Data section:
*** Begin section ***
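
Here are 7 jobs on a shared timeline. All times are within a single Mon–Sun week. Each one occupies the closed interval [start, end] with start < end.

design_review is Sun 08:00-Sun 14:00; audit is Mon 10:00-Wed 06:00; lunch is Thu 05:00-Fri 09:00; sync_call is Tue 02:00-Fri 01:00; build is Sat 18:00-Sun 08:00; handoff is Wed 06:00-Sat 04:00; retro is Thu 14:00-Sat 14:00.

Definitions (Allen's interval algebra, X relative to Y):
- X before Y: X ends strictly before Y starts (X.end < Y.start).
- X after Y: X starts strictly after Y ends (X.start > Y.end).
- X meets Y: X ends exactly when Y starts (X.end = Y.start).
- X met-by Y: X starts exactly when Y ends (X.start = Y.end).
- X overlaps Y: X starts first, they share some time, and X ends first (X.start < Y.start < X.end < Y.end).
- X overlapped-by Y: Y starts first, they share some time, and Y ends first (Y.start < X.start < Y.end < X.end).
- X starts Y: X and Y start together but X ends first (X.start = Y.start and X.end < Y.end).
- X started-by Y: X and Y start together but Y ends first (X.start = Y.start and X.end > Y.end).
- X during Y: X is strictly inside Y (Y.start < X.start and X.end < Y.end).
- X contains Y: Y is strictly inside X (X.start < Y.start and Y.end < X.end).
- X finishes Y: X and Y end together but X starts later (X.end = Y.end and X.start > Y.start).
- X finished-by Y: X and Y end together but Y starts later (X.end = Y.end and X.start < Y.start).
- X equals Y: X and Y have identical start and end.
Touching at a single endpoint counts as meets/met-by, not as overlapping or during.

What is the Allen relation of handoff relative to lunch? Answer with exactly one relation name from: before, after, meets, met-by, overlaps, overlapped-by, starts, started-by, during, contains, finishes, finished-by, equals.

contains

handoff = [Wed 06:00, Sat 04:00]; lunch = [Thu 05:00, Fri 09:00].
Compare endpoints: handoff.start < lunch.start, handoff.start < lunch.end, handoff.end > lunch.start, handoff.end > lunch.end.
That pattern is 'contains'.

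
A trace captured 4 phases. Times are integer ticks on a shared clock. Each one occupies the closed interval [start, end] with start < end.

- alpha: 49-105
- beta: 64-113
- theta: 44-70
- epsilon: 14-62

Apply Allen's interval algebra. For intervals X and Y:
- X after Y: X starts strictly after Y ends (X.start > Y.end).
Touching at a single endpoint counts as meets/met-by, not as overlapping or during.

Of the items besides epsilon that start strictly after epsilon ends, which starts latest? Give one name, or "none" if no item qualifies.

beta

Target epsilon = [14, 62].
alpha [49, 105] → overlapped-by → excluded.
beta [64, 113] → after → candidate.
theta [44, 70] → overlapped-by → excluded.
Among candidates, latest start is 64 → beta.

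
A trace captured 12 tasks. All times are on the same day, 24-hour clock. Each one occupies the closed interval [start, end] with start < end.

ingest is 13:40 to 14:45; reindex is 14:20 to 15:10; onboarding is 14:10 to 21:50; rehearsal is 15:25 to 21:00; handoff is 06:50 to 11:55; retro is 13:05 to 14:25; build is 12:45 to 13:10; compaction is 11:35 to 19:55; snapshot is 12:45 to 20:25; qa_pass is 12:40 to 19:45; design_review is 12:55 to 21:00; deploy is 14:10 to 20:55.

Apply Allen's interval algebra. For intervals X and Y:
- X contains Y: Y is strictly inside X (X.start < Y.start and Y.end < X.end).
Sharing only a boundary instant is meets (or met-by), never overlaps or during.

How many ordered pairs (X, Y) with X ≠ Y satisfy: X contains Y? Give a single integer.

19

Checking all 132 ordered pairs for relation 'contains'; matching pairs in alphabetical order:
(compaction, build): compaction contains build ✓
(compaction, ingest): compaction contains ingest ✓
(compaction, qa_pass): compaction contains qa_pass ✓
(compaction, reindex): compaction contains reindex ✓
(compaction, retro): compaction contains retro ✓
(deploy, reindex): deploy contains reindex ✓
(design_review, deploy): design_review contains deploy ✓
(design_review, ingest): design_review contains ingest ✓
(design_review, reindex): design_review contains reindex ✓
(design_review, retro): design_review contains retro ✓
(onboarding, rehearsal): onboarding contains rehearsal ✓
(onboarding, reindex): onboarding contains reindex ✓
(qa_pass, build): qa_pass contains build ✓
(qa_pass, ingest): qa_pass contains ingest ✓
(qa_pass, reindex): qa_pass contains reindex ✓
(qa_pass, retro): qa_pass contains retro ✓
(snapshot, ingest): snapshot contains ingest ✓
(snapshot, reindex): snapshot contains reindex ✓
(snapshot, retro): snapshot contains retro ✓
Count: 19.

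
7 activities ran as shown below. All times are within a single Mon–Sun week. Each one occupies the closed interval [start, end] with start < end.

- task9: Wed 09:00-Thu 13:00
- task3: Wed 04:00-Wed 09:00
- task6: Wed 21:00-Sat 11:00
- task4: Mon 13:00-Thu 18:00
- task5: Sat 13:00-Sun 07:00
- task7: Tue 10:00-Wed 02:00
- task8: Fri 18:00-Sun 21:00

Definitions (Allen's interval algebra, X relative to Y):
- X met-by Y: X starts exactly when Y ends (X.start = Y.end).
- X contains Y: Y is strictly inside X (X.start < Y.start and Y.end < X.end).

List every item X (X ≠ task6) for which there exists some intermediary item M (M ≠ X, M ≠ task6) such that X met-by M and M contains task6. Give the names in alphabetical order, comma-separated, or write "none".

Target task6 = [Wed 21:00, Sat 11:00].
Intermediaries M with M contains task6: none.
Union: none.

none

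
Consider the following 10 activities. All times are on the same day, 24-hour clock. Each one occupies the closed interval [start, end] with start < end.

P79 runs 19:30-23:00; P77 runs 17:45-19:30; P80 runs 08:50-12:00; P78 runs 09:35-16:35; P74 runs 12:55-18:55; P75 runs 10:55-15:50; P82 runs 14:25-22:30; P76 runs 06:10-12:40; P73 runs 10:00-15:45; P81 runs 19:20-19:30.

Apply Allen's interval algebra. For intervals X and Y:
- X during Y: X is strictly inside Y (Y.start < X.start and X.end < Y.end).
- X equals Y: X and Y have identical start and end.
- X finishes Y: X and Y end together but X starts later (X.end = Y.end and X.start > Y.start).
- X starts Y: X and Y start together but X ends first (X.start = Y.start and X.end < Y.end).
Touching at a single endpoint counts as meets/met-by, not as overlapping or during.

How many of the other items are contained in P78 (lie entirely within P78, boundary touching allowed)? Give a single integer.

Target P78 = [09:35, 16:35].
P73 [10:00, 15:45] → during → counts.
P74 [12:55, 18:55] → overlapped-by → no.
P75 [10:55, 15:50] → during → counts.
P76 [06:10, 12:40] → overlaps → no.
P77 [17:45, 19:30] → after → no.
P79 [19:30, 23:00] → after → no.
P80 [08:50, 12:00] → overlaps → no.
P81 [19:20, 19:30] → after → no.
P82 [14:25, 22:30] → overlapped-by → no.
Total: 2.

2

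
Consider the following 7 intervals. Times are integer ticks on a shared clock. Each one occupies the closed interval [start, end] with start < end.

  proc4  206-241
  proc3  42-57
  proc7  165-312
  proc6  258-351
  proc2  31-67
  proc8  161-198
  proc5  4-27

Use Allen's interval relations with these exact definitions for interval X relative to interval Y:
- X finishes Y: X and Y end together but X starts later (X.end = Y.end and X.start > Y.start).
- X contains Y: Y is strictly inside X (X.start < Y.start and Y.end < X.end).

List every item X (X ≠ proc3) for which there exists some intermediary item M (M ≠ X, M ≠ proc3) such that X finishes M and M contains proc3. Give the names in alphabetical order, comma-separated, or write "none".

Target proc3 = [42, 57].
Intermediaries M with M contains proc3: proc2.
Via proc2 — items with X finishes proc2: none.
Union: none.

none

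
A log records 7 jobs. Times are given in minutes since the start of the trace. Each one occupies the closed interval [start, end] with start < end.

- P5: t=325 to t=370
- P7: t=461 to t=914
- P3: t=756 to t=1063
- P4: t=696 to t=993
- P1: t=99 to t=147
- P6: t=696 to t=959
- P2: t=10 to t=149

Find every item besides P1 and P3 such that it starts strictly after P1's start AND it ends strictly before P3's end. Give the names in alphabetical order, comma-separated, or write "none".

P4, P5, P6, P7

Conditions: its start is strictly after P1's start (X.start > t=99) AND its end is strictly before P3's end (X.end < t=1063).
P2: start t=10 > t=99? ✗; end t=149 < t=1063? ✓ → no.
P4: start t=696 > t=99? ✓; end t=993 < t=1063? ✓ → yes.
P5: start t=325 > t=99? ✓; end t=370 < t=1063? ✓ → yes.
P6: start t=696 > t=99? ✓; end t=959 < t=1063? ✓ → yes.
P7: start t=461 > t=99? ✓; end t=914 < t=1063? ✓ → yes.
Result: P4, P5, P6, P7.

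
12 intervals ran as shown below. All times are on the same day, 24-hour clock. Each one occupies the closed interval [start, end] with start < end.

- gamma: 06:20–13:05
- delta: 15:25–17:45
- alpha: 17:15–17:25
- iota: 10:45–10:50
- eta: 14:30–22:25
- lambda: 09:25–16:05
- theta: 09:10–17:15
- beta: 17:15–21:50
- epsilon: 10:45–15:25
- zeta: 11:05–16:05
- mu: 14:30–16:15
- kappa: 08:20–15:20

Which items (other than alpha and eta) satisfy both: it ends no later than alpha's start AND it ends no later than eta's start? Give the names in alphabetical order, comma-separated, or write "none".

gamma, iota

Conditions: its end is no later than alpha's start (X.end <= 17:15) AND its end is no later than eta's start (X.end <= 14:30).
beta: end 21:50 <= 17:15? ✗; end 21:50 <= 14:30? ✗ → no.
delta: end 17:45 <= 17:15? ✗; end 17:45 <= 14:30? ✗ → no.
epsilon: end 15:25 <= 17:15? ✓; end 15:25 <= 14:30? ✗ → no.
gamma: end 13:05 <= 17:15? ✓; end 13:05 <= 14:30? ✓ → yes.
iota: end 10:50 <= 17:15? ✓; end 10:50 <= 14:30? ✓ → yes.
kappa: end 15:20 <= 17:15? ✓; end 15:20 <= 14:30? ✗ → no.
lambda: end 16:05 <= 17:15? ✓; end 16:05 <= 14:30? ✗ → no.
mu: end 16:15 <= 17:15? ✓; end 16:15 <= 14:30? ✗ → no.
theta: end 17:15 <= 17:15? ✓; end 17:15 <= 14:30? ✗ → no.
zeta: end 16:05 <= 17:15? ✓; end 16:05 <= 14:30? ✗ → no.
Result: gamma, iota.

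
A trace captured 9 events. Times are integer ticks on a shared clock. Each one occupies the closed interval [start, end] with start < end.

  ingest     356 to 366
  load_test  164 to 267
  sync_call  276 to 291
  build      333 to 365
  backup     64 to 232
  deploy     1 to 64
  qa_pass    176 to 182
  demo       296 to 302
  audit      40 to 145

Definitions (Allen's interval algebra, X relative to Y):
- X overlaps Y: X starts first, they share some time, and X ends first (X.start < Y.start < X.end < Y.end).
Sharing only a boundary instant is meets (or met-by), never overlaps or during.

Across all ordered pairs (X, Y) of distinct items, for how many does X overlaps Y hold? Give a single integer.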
*** End section ***
Only the lines above from the one with "- P4: t=696 to t=993" up to and including the one with "- kappa: 08:20–15:20" should be repeated, exactly as written.

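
- P4: t=696 to t=993
- P1: t=99 to t=147
- P6: t=696 to t=959
- P2: t=10 to t=149

Find every item besides P1 and P3 such that it starts strictly after P1's start AND it ends strictly before P3's end. Give the names in alphabetical order, comma-separated, or write "none".

P4, P5, P6, P7

Conditions: its start is strictly after P1's start (X.start > t=99) AND its end is strictly before P3's end (X.end < t=1063).
P2: start t=10 > t=99? ✗; end t=149 < t=1063? ✓ → no.
P4: start t=696 > t=99? ✓; end t=993 < t=1063? ✓ → yes.
P5: start t=325 > t=99? ✓; end t=370 < t=1063? ✓ → yes.
P6: start t=696 > t=99? ✓; end t=959 < t=1063? ✓ → yes.
P7: start t=461 > t=99? ✓; end t=914 < t=1063? ✓ → yes.
Result: P4, P5, P6, P7.

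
12 intervals ran as shown below. All times are on the same day, 24-hour clock. Each one occupies the closed interval [start, end] with start < end.

- gamma: 06:20–13:05
- delta: 15:25–17:45
- alpha: 17:15–17:25
- iota: 10:45–10:50
- eta: 14:30–22:25
- lambda: 09:25–16:05
- theta: 09:10–17:15
- beta: 17:15–21:50
- epsilon: 10:45–15:25
- zeta: 11:05–16:05
- mu: 14:30–16:15
- kappa: 08:20–15:20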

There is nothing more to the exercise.